● **Task requirements**: With the records below as your source, retype each line exactly from the top down to the line that contains "Answer: -46083/17773 ≈ -2.5929", and include that line.

[Extracted records]

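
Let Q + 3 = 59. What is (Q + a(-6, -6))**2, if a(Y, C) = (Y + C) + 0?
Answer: 1936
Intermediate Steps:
Q = 56 (Q = -3 + 59 = 56)
a(Y, C) = C + Y (a(Y, C) = (C + Y) + 0 = C + Y)
(Q + a(-6, -6))**2 = (56 + (-6 - 6))**2 = (56 - 12)**2 = 44**2 = 1936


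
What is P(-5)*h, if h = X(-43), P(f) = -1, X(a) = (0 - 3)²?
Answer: -9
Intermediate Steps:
X(a) = 9 (X(a) = (-3)² = 9)
h = 9
P(-5)*h = -1*9 = -9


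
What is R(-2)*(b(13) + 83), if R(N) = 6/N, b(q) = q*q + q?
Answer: -795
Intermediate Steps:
b(q) = q + q² (b(q) = q² + q = q + q²)
R(-2)*(b(13) + 83) = (6/(-2))*(13*(1 + 13) + 83) = (6*(-½))*(13*14 + 83) = -3*(182 + 83) = -3*265 = -795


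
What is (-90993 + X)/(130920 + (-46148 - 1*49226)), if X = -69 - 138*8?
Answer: -46083/17773 ≈ -2.5929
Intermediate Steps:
X = -1173 (X = -69 - 1104 = -1173)
(-90993 + X)/(130920 + (-46148 - 1*49226)) = (-90993 - 1173)/(130920 + (-46148 - 1*49226)) = -92166/(130920 + (-46148 - 49226)) = -92166/(130920 - 95374) = -92166/35546 = -92166*1/35546 = -46083/17773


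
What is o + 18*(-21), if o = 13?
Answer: -365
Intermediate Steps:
o + 18*(-21) = 13 + 18*(-21) = 13 - 378 = -365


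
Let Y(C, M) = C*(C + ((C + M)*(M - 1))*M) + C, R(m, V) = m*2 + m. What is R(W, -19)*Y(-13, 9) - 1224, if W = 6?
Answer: 68976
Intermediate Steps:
R(m, V) = 3*m (R(m, V) = 2*m + m = 3*m)
Y(C, M) = C + C*(C + M*(-1 + M)*(C + M)) (Y(C, M) = C*(C + ((C + M)*(-1 + M))*M) + C = C*(C + ((-1 + M)*(C + M))*M) + C = C*(C + M*(-1 + M)*(C + M)) + C = C + C*(C + M*(-1 + M)*(C + M)))
R(W, -19)*Y(-13, 9) - 1224 = (3*6)*(-13*(1 - 13 + 9**3 - 1*9**2 - 13*9**2 - 1*(-13)*9)) - 1224 = 18*(-13*(1 - 13 + 729 - 1*81 - 13*81 + 117)) - 1224 = 18*(-13*(1 - 13 + 729 - 81 - 1053 + 117)) - 1224 = 18*(-13*(-300)) - 1224 = 18*3900 - 1224 = 70200 - 1224 = 68976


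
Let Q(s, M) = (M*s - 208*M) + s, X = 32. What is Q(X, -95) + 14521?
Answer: 31273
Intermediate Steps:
Q(s, M) = s - 208*M + M*s (Q(s, M) = (-208*M + M*s) + s = s - 208*M + M*s)
Q(X, -95) + 14521 = (32 - 208*(-95) - 95*32) + 14521 = (32 + 19760 - 3040) + 14521 = 16752 + 14521 = 31273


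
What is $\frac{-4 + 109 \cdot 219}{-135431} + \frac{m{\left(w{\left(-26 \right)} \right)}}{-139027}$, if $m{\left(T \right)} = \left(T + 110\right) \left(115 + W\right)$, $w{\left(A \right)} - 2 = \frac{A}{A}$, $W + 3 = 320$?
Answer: $- \frac{9929357105}{18828565637} \approx -0.52736$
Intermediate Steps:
$W = 317$ ($W = -3 + 320 = 317$)
$w{\left(A \right)} = 3$ ($w{\left(A \right)} = 2 + \frac{A}{A} = 2 + 1 = 3$)
$m{\left(T \right)} = 47520 + 432 T$ ($m{\left(T \right)} = \left(T + 110\right) \left(115 + 317\right) = \left(110 + T\right) 432 = 47520 + 432 T$)
$\frac{-4 + 109 \cdot 219}{-135431} + \frac{m{\left(w{\left(-26 \right)} \right)}}{-139027} = \frac{-4 + 109 \cdot 219}{-135431} + \frac{47520 + 432 \cdot 3}{-139027} = \left(-4 + 23871\right) \left(- \frac{1}{135431}\right) + \left(47520 + 1296\right) \left(- \frac{1}{139027}\right) = 23867 \left(- \frac{1}{135431}\right) + 48816 \left(- \frac{1}{139027}\right) = - \frac{23867}{135431} - \frac{48816}{139027} = - \frac{9929357105}{18828565637}$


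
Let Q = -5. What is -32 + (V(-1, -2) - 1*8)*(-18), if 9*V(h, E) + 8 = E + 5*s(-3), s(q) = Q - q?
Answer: 152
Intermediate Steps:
s(q) = -5 - q
V(h, E) = -2 + E/9 (V(h, E) = -8/9 + (E + 5*(-5 - 1*(-3)))/9 = -8/9 + (E + 5*(-5 + 3))/9 = -8/9 + (E + 5*(-2))/9 = -8/9 + (E - 10)/9 = -8/9 + (-10 + E)/9 = -8/9 + (-10/9 + E/9) = -2 + E/9)
-32 + (V(-1, -2) - 1*8)*(-18) = -32 + ((-2 + (1/9)*(-2)) - 1*8)*(-18) = -32 + ((-2 - 2/9) - 8)*(-18) = -32 + (-20/9 - 8)*(-18) = -32 - 92/9*(-18) = -32 + 184 = 152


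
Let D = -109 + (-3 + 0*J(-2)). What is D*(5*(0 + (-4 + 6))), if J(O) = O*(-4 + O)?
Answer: -1120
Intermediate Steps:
D = -112 (D = -109 + (-3 + 0*(-2*(-4 - 2))) = -109 + (-3 + 0*(-2*(-6))) = -109 + (-3 + 0*12) = -109 + (-3 + 0) = -109 - 3 = -112)
D*(5*(0 + (-4 + 6))) = -560*(0 + (-4 + 6)) = -560*(0 + 2) = -560*2 = -112*10 = -1120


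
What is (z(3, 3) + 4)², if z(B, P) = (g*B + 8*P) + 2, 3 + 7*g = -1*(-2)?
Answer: 42849/49 ≈ 874.47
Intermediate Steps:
g = -⅐ (g = -3/7 + (-1*(-2))/7 = -3/7 + (⅐)*2 = -3/7 + 2/7 = -⅐ ≈ -0.14286)
z(B, P) = 2 + 8*P - B/7 (z(B, P) = (-B/7 + 8*P) + 2 = (8*P - B/7) + 2 = 2 + 8*P - B/7)
(z(3, 3) + 4)² = ((2 + 8*3 - ⅐*3) + 4)² = ((2 + 24 - 3/7) + 4)² = (179/7 + 4)² = (207/7)² = 42849/49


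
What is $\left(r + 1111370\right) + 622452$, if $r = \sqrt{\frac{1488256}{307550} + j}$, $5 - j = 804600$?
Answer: $1733822 + \frac{i \sqrt{761037715633547}}{30755} \approx 1.7338 \cdot 10^{6} + 896.99 i$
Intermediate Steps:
$j = -804595$ ($j = 5 - 804600 = -804595$)
$r = \frac{i \sqrt{761037715633547}}{30755}$ ($r = \sqrt{\frac{1488256}{307550} - 804595} = \sqrt{1488256 \cdot \frac{1}{307550} - 804595} = \sqrt{\frac{744128}{153775} - 804595} = \sqrt{- \frac{123725851997}{153775}} = \frac{i \sqrt{761037715633547}}{30755} \approx 896.99 i$)
$\left(r + 1111370\right) + 622452 = \left(\frac{i \sqrt{761037715633547}}{30755} + 1111370\right) + 622452 = \left(1111370 + \frac{i \sqrt{761037715633547}}{30755}\right) + 622452 = 1733822 + \frac{i \sqrt{761037715633547}}{30755}$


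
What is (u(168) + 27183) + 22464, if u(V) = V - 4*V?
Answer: 49143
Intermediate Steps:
u(V) = -3*V
(u(168) + 27183) + 22464 = (-3*168 + 27183) + 22464 = (-504 + 27183) + 22464 = 26679 + 22464 = 49143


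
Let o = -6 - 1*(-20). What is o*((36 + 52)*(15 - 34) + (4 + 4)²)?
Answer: -22512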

● **Your solution**:
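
Let Q + 3 = 59. What is (Q + a(-6, -6))**2, if a(Y, C) = (Y + C) + 0?
Answer: 1936
Intermediate Steps:
Q = 56 (Q = -3 + 59 = 56)
a(Y, C) = C + Y (a(Y, C) = (C + Y) + 0 = C + Y)
(Q + a(-6, -6))**2 = (56 + (-6 - 6))**2 = (56 - 12)**2 = 44**2 = 1936


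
What is P(-5)*h, if h = X(-43), P(f) = -1, X(a) = (0 - 3)²?
Answer: -9
Intermediate Steps:
X(a) = 9 (X(a) = (-3)² = 9)
h = 9
P(-5)*h = -1*9 = -9


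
What is R(-2)*(b(13) + 83), if R(N) = 6/N, b(q) = q*q + q?
Answer: -795
Intermediate Steps:
b(q) = q + q² (b(q) = q² + q = q + q²)
R(-2)*(b(13) + 83) = (6/(-2))*(13*(1 + 13) + 83) = (6*(-½))*(13*14 + 83) = -3*(182 + 83) = -3*265 = -795


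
What is (-90993 + X)/(130920 + (-46148 - 1*49226)), if X = -69 - 138*8?
Answer: -46083/17773 ≈ -2.5929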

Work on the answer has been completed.